▸ **Task goal**
When the line with "The context Γ is empty (the term is closed)." appears below, start repeating lines exactly, and keep going through the line with "Int). f))) (q p)"; add nothing outside that span.

[Dataset records]

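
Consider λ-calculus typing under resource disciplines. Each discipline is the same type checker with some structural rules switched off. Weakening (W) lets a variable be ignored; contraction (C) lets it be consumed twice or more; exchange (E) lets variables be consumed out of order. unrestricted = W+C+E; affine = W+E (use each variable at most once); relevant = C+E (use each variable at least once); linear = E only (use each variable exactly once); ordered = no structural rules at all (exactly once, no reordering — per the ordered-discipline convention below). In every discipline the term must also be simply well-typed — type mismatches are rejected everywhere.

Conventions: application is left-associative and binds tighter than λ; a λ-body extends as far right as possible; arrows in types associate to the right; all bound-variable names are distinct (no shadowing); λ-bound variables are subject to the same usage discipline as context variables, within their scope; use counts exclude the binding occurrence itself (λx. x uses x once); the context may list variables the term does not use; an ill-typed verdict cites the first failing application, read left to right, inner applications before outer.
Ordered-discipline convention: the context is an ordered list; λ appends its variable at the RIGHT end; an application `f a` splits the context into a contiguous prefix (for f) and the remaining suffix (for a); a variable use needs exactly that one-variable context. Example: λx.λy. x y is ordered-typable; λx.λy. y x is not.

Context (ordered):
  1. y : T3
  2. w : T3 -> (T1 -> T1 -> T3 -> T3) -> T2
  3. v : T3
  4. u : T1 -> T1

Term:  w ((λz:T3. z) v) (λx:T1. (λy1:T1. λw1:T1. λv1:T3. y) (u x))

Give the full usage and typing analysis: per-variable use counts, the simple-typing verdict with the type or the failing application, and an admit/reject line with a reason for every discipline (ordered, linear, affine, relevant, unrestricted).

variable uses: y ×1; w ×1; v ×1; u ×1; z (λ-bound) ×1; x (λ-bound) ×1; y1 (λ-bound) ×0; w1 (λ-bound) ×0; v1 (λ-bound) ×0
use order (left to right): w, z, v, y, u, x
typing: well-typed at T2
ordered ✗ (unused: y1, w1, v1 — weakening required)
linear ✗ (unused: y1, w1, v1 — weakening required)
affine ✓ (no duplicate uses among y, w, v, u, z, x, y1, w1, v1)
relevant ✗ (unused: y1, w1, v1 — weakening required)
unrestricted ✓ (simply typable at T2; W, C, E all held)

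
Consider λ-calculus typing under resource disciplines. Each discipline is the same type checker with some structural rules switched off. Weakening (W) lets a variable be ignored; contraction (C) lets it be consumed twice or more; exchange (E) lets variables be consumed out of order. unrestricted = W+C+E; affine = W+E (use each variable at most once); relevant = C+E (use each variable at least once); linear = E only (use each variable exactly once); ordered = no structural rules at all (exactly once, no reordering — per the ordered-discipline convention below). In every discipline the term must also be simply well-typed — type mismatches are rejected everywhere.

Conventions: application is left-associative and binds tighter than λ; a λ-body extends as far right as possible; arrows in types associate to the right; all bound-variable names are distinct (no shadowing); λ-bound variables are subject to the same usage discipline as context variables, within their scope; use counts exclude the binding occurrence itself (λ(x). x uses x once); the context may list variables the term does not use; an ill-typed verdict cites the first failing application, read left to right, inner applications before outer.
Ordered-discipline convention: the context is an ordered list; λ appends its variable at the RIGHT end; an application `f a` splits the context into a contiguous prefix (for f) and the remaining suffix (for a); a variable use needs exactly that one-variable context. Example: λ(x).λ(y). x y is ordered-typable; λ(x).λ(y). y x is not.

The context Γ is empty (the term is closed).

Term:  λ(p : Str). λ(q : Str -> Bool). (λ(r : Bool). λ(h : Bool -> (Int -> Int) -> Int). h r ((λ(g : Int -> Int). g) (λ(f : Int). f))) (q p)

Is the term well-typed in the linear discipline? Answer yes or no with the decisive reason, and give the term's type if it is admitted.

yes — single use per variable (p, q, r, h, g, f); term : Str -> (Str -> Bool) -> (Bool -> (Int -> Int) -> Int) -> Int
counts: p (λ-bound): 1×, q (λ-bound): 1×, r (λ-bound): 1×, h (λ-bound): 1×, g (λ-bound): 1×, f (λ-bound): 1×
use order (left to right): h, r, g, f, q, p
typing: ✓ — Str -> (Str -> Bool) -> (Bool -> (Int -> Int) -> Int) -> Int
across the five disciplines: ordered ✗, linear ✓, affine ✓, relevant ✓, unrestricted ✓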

[/Dataset records]
[Dataset records]

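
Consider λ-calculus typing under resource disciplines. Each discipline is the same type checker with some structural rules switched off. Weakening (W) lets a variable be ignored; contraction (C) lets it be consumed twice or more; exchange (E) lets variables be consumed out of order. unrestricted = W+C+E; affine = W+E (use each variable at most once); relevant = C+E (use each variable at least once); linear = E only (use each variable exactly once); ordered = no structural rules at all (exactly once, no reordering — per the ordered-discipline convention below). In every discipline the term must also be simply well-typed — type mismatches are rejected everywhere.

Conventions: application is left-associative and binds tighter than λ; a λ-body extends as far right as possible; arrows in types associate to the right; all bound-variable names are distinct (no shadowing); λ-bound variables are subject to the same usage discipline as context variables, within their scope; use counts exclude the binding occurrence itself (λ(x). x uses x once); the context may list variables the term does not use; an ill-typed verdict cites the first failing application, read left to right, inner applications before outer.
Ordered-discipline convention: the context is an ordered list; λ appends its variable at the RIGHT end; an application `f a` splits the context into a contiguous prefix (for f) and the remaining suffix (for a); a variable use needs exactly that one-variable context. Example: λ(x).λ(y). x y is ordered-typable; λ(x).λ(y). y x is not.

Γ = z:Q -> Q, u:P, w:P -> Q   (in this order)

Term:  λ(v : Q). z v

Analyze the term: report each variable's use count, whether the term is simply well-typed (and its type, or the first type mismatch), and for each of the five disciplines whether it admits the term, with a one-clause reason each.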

[/Dataset records]

▸ **Exercise answer**
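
The context Γ is empty (the term is closed).

Term:  λ(p : Str). λ(q : Str -> Bool). (λ(r : Bool). λ(h : Bool -> (Int -> Int) -> Int). h r ((λ(g : Int -> Int). g) (λ(f : Int). f))) (q p)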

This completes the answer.